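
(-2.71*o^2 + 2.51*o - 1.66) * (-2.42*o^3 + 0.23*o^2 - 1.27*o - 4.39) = 6.5582*o^5 - 6.6975*o^4 + 8.0362*o^3 + 8.3274*o^2 - 8.9107*o + 7.2874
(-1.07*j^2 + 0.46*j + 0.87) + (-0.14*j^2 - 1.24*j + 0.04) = -1.21*j^2 - 0.78*j + 0.91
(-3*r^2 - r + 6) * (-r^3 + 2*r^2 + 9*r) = 3*r^5 - 5*r^4 - 35*r^3 + 3*r^2 + 54*r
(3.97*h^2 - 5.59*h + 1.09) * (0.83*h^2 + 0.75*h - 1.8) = 3.2951*h^4 - 1.6622*h^3 - 10.4338*h^2 + 10.8795*h - 1.962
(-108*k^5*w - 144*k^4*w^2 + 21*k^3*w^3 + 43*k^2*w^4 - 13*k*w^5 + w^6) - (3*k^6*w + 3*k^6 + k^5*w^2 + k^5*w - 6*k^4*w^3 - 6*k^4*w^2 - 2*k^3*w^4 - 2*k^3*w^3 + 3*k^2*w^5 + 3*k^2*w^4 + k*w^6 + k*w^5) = -3*k^6*w - 3*k^6 - k^5*w^2 - 109*k^5*w + 6*k^4*w^3 - 138*k^4*w^2 + 2*k^3*w^4 + 23*k^3*w^3 - 3*k^2*w^5 + 40*k^2*w^4 - k*w^6 - 14*k*w^5 + w^6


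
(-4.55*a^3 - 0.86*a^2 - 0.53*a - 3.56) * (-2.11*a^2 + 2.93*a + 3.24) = 9.6005*a^5 - 11.5169*a^4 - 16.1435*a^3 + 3.1723*a^2 - 12.148*a - 11.5344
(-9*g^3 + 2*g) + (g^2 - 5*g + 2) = -9*g^3 + g^2 - 3*g + 2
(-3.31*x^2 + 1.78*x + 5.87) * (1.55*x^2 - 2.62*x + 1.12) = -5.1305*x^4 + 11.4312*x^3 + 0.727699999999999*x^2 - 13.3858*x + 6.5744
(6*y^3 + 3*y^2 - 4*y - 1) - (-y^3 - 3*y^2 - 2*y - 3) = 7*y^3 + 6*y^2 - 2*y + 2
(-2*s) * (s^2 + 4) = -2*s^3 - 8*s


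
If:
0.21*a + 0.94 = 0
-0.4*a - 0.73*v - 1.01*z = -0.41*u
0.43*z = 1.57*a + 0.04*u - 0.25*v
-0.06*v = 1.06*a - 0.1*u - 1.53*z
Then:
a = -4.48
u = -76.34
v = -40.82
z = 0.29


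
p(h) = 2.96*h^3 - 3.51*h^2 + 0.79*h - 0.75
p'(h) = 8.88*h^2 - 7.02*h + 0.79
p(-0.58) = -2.97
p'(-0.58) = 7.85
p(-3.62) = -190.02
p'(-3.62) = 142.57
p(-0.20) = -1.07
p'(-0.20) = 2.55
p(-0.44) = -2.03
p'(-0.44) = 5.60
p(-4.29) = -302.44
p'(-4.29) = 194.33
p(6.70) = 737.24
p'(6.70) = 352.38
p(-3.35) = -154.07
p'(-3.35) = 123.96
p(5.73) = 445.41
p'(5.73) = 252.12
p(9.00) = 1879.89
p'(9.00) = 656.89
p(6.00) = 516.99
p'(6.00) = 278.35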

***

* **TASK INSTRUCTIONS**: The line containing "p'(-4.29) = 194.33" and every line after it, through the end of the records above: output exactly those, and nothing else.

* **OUTPUT OF THE EXERCISE**:
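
p'(-4.29) = 194.33
p(6.70) = 737.24
p'(6.70) = 352.38
p(-3.35) = -154.07
p'(-3.35) = 123.96
p(5.73) = 445.41
p'(5.73) = 252.12
p(9.00) = 1879.89
p'(9.00) = 656.89
p(6.00) = 516.99
p'(6.00) = 278.35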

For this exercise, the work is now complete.